*** Exercise data

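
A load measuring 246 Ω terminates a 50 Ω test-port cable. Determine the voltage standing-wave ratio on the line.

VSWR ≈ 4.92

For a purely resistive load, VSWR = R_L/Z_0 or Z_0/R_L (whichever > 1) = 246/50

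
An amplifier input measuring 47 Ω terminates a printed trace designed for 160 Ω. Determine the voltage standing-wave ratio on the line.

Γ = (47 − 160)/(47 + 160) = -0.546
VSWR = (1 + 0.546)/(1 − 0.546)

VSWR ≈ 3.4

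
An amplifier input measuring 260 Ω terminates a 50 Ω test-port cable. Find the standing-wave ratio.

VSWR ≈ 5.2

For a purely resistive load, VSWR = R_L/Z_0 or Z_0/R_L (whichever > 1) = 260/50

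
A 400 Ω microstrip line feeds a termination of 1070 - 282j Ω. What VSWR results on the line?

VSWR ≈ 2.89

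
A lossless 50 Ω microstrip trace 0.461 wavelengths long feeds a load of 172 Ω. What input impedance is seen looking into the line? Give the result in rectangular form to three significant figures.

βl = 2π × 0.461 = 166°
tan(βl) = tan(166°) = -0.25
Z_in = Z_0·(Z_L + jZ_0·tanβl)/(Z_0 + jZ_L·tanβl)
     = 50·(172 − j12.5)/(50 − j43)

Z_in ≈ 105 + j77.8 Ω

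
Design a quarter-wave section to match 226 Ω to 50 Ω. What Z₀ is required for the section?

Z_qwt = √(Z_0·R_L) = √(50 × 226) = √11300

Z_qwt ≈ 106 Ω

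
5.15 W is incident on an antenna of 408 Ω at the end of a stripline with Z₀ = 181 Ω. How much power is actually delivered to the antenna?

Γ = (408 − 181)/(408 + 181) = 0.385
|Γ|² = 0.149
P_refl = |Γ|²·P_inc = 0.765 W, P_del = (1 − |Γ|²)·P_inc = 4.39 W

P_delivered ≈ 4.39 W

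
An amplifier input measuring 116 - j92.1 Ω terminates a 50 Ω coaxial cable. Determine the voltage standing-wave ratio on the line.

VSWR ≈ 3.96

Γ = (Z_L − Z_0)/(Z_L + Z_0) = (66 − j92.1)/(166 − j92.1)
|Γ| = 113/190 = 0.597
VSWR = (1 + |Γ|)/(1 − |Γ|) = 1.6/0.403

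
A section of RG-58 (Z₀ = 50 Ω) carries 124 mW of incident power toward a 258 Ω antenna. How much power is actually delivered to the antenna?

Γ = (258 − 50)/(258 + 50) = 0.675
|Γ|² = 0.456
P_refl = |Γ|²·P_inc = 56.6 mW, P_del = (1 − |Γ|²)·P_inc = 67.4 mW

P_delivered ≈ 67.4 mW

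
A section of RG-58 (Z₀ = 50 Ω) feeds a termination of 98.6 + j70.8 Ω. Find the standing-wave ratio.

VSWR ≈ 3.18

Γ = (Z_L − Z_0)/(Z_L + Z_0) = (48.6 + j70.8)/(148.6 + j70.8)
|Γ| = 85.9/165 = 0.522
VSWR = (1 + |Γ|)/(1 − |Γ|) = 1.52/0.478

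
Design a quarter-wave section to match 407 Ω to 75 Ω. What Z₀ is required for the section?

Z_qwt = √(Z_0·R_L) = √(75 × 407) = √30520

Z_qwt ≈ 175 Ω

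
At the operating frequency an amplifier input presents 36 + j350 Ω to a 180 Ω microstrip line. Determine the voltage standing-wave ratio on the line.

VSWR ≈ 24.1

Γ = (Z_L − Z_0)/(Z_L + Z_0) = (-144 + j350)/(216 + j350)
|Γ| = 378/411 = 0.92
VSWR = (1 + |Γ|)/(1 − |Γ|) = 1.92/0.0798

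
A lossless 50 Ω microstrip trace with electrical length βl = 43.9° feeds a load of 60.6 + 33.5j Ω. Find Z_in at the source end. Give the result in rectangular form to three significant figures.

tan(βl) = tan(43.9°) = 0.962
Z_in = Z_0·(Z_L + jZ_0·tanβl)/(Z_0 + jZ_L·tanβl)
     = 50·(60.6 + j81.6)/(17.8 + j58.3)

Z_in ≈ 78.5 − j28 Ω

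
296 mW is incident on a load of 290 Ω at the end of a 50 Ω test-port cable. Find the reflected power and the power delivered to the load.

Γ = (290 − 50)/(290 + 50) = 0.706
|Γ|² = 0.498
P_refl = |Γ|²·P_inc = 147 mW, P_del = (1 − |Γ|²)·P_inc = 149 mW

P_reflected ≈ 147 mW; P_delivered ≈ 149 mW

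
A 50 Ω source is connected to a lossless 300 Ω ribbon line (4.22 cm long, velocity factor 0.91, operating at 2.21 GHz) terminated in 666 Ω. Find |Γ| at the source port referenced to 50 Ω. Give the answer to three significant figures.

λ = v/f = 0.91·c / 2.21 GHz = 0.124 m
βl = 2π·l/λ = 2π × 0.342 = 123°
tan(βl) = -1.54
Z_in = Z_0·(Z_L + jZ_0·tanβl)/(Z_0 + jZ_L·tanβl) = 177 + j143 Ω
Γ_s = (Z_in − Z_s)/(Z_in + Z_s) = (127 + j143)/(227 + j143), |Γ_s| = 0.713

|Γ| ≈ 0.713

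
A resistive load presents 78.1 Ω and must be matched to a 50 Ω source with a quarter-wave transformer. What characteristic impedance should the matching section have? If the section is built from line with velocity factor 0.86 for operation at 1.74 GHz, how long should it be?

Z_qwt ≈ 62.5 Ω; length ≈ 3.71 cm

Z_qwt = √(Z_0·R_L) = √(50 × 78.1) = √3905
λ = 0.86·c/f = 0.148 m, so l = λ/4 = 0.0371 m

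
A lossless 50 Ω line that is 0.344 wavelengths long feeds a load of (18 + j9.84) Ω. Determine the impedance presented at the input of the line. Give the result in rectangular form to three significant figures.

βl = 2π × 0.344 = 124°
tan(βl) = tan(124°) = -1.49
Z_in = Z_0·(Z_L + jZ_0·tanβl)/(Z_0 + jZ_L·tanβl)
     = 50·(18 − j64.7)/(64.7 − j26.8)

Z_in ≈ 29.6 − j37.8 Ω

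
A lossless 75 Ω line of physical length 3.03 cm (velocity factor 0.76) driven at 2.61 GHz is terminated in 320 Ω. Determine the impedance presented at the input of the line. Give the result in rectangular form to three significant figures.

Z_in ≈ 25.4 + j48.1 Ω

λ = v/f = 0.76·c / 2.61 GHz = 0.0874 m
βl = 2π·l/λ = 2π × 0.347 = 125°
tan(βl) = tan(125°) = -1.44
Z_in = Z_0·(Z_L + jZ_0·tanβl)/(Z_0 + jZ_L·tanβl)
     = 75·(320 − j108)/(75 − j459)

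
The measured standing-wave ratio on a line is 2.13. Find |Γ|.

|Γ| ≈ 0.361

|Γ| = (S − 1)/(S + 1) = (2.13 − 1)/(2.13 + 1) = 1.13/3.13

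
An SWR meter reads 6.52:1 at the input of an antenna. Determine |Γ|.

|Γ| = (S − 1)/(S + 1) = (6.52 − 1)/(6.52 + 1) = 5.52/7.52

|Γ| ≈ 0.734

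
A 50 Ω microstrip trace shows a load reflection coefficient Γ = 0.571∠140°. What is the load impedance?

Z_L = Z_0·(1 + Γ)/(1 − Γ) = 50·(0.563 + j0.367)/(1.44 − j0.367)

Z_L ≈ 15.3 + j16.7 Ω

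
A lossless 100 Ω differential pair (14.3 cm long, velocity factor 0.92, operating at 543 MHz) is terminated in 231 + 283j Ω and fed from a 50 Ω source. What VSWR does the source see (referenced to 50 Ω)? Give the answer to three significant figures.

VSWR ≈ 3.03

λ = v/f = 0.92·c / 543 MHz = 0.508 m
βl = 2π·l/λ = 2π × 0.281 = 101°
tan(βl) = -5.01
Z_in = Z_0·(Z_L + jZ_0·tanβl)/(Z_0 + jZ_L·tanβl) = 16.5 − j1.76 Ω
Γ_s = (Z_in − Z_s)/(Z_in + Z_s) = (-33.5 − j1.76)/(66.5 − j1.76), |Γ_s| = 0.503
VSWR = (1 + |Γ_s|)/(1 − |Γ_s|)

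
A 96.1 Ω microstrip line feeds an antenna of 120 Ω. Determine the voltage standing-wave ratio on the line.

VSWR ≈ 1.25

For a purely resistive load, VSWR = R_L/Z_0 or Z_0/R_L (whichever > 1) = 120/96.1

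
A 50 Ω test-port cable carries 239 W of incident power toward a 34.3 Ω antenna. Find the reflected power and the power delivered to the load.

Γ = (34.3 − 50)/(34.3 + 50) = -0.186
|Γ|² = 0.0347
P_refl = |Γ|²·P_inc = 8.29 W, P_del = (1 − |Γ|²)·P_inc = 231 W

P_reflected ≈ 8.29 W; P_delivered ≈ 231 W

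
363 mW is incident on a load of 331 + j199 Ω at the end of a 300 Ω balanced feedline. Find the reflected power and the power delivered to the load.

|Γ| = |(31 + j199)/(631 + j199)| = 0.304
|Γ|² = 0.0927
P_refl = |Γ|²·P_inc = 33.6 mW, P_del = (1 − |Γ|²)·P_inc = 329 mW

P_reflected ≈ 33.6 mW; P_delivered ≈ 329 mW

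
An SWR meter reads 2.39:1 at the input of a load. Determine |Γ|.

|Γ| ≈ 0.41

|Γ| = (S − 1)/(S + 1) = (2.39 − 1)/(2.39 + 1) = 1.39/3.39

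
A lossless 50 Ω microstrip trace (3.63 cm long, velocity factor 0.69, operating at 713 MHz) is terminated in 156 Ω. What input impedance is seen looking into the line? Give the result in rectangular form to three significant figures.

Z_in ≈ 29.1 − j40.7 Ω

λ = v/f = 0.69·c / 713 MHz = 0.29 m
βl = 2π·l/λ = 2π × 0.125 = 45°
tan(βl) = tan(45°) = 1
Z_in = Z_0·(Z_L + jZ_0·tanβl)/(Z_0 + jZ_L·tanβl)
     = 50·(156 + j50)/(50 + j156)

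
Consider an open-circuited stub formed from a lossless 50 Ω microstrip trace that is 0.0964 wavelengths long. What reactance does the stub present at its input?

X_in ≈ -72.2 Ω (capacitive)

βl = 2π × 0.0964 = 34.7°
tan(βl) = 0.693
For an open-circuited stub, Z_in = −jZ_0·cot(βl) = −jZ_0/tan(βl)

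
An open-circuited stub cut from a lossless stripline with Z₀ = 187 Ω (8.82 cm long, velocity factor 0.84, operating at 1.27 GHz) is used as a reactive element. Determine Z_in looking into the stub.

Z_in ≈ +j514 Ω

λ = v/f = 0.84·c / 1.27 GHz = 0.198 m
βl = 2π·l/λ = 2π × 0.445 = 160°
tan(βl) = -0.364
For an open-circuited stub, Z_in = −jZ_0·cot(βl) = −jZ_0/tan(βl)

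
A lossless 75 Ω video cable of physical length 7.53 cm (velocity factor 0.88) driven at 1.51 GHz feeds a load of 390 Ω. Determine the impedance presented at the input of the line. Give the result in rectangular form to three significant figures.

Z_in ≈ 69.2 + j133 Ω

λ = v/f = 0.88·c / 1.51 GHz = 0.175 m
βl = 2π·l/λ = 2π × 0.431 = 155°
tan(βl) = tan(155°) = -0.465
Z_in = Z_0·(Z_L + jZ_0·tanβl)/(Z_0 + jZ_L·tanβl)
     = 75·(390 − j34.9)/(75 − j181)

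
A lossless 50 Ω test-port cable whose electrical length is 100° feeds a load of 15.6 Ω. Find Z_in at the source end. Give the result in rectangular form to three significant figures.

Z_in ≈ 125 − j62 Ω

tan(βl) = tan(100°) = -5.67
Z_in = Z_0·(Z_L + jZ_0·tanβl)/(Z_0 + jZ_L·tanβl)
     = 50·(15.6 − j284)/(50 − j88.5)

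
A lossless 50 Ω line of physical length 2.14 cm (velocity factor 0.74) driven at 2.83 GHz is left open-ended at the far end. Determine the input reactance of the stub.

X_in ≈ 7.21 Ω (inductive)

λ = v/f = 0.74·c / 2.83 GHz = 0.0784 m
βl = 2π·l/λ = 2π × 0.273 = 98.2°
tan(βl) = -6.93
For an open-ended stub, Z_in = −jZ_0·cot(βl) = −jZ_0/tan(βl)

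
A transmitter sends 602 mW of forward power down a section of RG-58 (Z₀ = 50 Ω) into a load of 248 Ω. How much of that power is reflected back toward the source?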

******

Set down exactly the lines beginning at the one that holds "An open-circuited stub cut" and ending with the last line of the data.

• [Response below]:
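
An open-circuited stub cut from a lossless stripline with Z₀ = 187 Ω (8.82 cm long, velocity factor 0.84, operating at 1.27 GHz) is used as a reactive element. Determine Z_in looking into the stub.

Z_in ≈ +j514 Ω

λ = v/f = 0.84·c / 1.27 GHz = 0.198 m
βl = 2π·l/λ = 2π × 0.445 = 160°
tan(βl) = -0.364
For an open-circuited stub, Z_in = −jZ_0·cot(βl) = −jZ_0/tan(βl)

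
A lossless 75 Ω video cable of physical length 7.53 cm (velocity factor 0.88) driven at 1.51 GHz feeds a load of 390 Ω. Determine the impedance presented at the input of the line. Give the result in rectangular form to three significant figures.

Z_in ≈ 69.2 + j133 Ω

λ = v/f = 0.88·c / 1.51 GHz = 0.175 m
βl = 2π·l/λ = 2π × 0.431 = 155°
tan(βl) = tan(155°) = -0.465
Z_in = Z_0·(Z_L + jZ_0·tanβl)/(Z_0 + jZ_L·tanβl)
     = 75·(390 − j34.9)/(75 − j181)

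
A lossless 50 Ω test-port cable whose electrical length is 100° feeds a load of 15.6 Ω. Find Z_in at the source end. Give the result in rectangular form to three significant figures.

Z_in ≈ 125 − j62 Ω

tan(βl) = tan(100°) = -5.67
Z_in = Z_0·(Z_L + jZ_0·tanβl)/(Z_0 + jZ_L·tanβl)
     = 50·(15.6 − j284)/(50 − j88.5)

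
A lossless 50 Ω line of physical length 2.14 cm (velocity factor 0.74) driven at 2.83 GHz is left open-ended at the far end. Determine the input reactance of the stub.

X_in ≈ 7.21 Ω (inductive)

λ = v/f = 0.74·c / 2.83 GHz = 0.0784 m
βl = 2π·l/λ = 2π × 0.273 = 98.2°
tan(βl) = -6.93
For an open-ended stub, Z_in = −jZ_0·cot(βl) = −jZ_0/tan(βl)

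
A transmitter sends 602 mW of forward power down a section of RG-58 (Z₀ = 50 Ω) into a load of 248 Ω. How much of that power is reflected back toward the source?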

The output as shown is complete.